WHAT THE TASK REQUIRES
Go through the listing below and reproduce it word for word.

INPUT
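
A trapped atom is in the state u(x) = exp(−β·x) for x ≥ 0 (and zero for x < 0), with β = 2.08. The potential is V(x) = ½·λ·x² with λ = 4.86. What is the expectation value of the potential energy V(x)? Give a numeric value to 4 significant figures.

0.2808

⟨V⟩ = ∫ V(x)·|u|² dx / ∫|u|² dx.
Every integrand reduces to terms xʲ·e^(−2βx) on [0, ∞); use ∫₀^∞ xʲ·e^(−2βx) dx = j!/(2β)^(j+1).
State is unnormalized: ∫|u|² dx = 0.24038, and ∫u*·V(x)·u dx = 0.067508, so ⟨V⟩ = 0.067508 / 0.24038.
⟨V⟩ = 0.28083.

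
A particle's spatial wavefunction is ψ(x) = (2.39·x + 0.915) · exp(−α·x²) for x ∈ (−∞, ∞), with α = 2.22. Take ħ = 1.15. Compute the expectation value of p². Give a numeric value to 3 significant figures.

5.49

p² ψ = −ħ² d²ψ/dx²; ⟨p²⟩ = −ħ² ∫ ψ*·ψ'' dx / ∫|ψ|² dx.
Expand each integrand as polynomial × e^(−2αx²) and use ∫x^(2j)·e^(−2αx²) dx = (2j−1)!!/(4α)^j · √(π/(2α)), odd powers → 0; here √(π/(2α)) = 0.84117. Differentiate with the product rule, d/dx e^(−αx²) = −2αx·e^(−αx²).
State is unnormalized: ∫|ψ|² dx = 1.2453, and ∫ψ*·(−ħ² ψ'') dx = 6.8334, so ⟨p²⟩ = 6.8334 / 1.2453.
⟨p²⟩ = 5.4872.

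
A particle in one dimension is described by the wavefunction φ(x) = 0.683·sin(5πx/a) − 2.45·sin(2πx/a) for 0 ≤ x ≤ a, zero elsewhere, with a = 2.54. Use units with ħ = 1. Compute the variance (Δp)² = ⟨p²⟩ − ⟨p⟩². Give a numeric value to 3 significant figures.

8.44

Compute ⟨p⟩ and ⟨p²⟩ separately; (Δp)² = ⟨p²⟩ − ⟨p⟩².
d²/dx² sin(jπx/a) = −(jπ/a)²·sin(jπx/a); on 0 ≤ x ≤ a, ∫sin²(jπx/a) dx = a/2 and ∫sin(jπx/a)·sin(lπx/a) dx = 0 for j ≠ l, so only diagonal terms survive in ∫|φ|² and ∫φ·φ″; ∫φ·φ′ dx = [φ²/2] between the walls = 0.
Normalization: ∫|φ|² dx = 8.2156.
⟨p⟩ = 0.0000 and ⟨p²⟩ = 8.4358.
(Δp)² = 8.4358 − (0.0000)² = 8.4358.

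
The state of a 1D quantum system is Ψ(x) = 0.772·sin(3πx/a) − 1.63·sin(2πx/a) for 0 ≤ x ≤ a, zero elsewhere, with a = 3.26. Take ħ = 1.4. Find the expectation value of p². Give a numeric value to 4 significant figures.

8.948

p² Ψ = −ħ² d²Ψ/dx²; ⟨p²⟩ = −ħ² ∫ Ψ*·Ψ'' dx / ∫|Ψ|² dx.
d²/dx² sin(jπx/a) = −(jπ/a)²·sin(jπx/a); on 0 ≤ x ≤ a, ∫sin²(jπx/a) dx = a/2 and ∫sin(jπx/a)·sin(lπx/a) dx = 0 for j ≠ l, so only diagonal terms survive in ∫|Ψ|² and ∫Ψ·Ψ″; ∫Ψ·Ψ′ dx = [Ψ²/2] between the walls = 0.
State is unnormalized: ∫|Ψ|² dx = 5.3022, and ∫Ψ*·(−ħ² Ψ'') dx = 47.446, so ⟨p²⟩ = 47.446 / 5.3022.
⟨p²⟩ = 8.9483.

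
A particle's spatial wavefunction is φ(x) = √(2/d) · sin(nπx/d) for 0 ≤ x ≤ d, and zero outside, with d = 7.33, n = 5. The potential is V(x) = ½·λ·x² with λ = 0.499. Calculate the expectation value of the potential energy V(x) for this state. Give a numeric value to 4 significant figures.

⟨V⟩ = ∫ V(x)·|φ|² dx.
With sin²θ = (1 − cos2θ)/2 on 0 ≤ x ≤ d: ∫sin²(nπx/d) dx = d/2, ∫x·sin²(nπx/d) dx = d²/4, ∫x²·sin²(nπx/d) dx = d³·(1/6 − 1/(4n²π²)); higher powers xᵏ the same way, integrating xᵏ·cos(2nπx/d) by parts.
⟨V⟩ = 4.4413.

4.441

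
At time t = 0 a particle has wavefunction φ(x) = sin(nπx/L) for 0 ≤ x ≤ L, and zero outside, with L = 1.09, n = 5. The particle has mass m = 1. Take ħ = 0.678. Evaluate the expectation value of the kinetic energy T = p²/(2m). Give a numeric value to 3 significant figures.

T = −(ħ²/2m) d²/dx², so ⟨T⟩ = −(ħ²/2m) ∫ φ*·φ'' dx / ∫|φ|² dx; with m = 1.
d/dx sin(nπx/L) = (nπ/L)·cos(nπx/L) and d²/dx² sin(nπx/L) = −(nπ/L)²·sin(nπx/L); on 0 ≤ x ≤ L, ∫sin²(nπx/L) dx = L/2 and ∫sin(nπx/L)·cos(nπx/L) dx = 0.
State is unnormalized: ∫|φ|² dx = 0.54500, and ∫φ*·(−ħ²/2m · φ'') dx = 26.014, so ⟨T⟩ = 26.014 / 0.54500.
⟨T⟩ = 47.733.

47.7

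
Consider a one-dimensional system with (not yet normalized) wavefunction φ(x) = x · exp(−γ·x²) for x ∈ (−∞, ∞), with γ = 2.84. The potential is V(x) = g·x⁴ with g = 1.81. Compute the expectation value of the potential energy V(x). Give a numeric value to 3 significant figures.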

SOLUTION BELOW
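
A trapped atom is in the state u(x) = exp(−β·x) for x ≥ 0 (and zero for x < 0), with β = 2.08. The potential is V(x) = ½·λ·x² with λ = 4.86. What is the expectation value of the potential energy V(x)? Give a numeric value to 4 significant figures.

0.2808

⟨V⟩ = ∫ V(x)·|u|² dx / ∫|u|² dx.
Every integrand reduces to terms xʲ·e^(−2βx) on [0, ∞); use ∫₀^∞ xʲ·e^(−2βx) dx = j!/(2β)^(j+1).
State is unnormalized: ∫|u|² dx = 0.24038, and ∫u*·V(x)·u dx = 0.067508, so ⟨V⟩ = 0.067508 / 0.24038.
⟨V⟩ = 0.28083.

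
A particle's spatial wavefunction is ψ(x) = (2.39·x + 0.915) · exp(−α·x²) for x ∈ (−∞, ∞), with α = 2.22. Take ħ = 1.15. Compute the expectation value of p². Give a numeric value to 3 significant figures.

5.49

p² ψ = −ħ² d²ψ/dx²; ⟨p²⟩ = −ħ² ∫ ψ*·ψ'' dx / ∫|ψ|² dx.
Expand each integrand as polynomial × e^(−2αx²) and use ∫x^(2j)·e^(−2αx²) dx = (2j−1)!!/(4α)^j · √(π/(2α)), odd powers → 0; here √(π/(2α)) = 0.84117. Differentiate with the product rule, d/dx e^(−αx²) = −2αx·e^(−αx²).
State is unnormalized: ∫|ψ|² dx = 1.2453, and ∫ψ*·(−ħ² ψ'') dx = 6.8334, so ⟨p²⟩ = 6.8334 / 1.2453.
⟨p²⟩ = 5.4872.

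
A particle in one dimension is described by the wavefunction φ(x) = 0.683·sin(5πx/a) − 2.45·sin(2πx/a) for 0 ≤ x ≤ a, zero elsewhere, with a = 2.54. Use units with ħ = 1. Compute the variance (Δp)² = ⟨p²⟩ − ⟨p⟩². Give a numeric value to 3 significant figures.

8.44

Compute ⟨p⟩ and ⟨p²⟩ separately; (Δp)² = ⟨p²⟩ − ⟨p⟩².
d²/dx² sin(jπx/a) = −(jπ/a)²·sin(jπx/a); on 0 ≤ x ≤ a, ∫sin²(jπx/a) dx = a/2 and ∫sin(jπx/a)·sin(lπx/a) dx = 0 for j ≠ l, so only diagonal terms survive in ∫|φ|² and ∫φ·φ″; ∫φ·φ′ dx = [φ²/2] between the walls = 0.
Normalization: ∫|φ|² dx = 8.2156.
⟨p⟩ = 0.0000 and ⟨p²⟩ = 8.4358.
(Δp)² = 8.4358 − (0.0000)² = 8.4358.

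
The state of a 1D quantum system is Ψ(x) = 0.772·sin(3πx/a) − 1.63·sin(2πx/a) for 0 ≤ x ≤ a, zero elsewhere, with a = 3.26. Take ħ = 1.4. Find the expectation value of p². Give a numeric value to 4 significant figures.

8.948

p² Ψ = −ħ² d²Ψ/dx²; ⟨p²⟩ = −ħ² ∫ Ψ*·Ψ'' dx / ∫|Ψ|² dx.
d²/dx² sin(jπx/a) = −(jπ/a)²·sin(jπx/a); on 0 ≤ x ≤ a, ∫sin²(jπx/a) dx = a/2 and ∫sin(jπx/a)·sin(lπx/a) dx = 0 for j ≠ l, so only diagonal terms survive in ∫|Ψ|² and ∫Ψ·Ψ″; ∫Ψ·Ψ′ dx = [Ψ²/2] between the walls = 0.
State is unnormalized: ∫|Ψ|² dx = 5.3022, and ∫Ψ*·(−ħ² Ψ'') dx = 47.446, so ⟨p²⟩ = 47.446 / 5.3022.
⟨p²⟩ = 8.9483.

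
A particle's spatial wavefunction is φ(x) = √(2/d) · sin(nπx/d) for 0 ≤ x ≤ d, and zero outside, with d = 7.33, n = 5. The potential is V(x) = ½·λ·x² with λ = 0.499. Calculate the expectation value of the potential energy V(x) for this state. Give a numeric value to 4 significant figures.

⟨V⟩ = ∫ V(x)·|φ|² dx.
With sin²θ = (1 − cos2θ)/2 on 0 ≤ x ≤ d: ∫sin²(nπx/d) dx = d/2, ∫x·sin²(nπx/d) dx = d²/4, ∫x²·sin²(nπx/d) dx = d³·(1/6 − 1/(4n²π²)); higher powers xᵏ the same way, integrating xᵏ·cos(2nπx/d) by parts.
⟨V⟩ = 4.4413.

4.441

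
At time t = 0 a particle has wavefunction φ(x) = sin(nπx/L) for 0 ≤ x ≤ L, and zero outside, with L = 1.09, n = 5. The particle has mass m = 1. Take ħ = 0.678. Evaluate the expectation value of the kinetic energy T = p²/(2m). Give a numeric value to 3 significant figures.

T = −(ħ²/2m) d²/dx², so ⟨T⟩ = −(ħ²/2m) ∫ φ*·φ'' dx / ∫|φ|² dx; with m = 1.
d/dx sin(nπx/L) = (nπ/L)·cos(nπx/L) and d²/dx² sin(nπx/L) = −(nπ/L)²·sin(nπx/L); on 0 ≤ x ≤ L, ∫sin²(nπx/L) dx = L/2 and ∫sin(nπx/L)·cos(nπx/L) dx = 0.
State is unnormalized: ∫|φ|² dx = 0.54500, and ∫φ*·(−ħ²/2m · φ'') dx = 26.014, so ⟨T⟩ = 26.014 / 0.54500.
⟨T⟩ = 47.733.

47.7

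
Consider a one-dimensional system with (not yet normalized) wavefunction φ(x) = x · exp(−γ·x²) for x ∈ (−∞, ∞), with γ = 2.84. The potential is V(x) = g·x⁴ with g = 1.81. Compute the expectation value of the potential energy V(x). Give a numeric value to 3 significant figures.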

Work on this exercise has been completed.